Reproduce the data below line by line, from its first line to the line with "a), cons(a, Z)))", both included, and nothing past that point.

Given entries: Begin

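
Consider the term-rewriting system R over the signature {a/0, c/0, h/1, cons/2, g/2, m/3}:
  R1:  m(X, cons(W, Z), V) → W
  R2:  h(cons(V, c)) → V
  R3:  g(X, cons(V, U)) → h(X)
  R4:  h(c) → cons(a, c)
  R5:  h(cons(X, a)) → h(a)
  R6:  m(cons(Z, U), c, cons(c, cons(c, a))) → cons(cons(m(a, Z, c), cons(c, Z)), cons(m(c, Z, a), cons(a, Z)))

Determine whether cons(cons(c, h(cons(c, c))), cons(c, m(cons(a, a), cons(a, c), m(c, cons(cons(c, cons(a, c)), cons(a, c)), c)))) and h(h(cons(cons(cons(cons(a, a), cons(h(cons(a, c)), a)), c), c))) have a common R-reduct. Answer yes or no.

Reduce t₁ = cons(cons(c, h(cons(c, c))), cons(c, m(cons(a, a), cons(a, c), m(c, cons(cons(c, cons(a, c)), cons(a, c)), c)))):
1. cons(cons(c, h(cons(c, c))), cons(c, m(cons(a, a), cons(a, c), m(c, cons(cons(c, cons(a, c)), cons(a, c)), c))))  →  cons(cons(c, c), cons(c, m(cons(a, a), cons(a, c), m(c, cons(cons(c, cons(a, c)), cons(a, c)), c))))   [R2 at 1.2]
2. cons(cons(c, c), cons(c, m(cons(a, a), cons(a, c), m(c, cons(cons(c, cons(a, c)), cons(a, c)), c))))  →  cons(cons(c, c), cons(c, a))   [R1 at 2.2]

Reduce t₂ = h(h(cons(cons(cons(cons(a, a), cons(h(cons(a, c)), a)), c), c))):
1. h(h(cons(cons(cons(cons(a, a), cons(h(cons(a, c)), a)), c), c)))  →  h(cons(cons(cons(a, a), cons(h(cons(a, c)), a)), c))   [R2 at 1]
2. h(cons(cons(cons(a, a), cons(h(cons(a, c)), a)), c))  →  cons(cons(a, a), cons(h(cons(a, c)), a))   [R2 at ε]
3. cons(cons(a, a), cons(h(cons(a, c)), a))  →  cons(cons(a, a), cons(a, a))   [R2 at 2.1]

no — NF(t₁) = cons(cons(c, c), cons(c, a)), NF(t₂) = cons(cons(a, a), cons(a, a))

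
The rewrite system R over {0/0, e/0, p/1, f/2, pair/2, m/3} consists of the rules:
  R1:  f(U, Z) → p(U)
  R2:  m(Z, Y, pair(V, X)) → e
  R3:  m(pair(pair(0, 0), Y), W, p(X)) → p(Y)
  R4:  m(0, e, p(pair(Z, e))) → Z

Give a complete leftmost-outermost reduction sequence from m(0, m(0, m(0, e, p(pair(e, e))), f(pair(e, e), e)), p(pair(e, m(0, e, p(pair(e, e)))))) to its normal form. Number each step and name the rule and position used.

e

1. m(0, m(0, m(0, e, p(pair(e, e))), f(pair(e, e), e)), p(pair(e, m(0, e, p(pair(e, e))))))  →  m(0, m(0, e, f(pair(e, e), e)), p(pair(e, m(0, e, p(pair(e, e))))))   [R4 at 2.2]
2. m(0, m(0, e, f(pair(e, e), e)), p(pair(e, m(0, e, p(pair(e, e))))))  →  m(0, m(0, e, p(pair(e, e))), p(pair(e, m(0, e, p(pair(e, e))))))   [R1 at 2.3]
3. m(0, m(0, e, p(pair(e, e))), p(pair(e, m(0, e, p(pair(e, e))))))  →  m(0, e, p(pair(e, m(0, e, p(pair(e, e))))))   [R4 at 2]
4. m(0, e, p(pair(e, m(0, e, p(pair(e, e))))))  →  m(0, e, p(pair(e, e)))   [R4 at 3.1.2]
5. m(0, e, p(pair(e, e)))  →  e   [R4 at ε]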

Given entries: End

Expected answer.
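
Consider the term-rewriting system R over the signature {a/0, c/0, h/1, cons/2, g/2, m/3}:
  R1:  m(X, cons(W, Z), V) → W
  R2:  h(cons(V, c)) → V
  R3:  g(X, cons(V, U)) → h(X)
  R4:  h(c) → cons(a, c)
  R5:  h(cons(X, a)) → h(a)
  R6:  m(cons(Z, U), c, cons(c, cons(c, a))) → cons(cons(m(a, Z, c), cons(c, Z)), cons(m(c, Z, a), cons(a, Z)))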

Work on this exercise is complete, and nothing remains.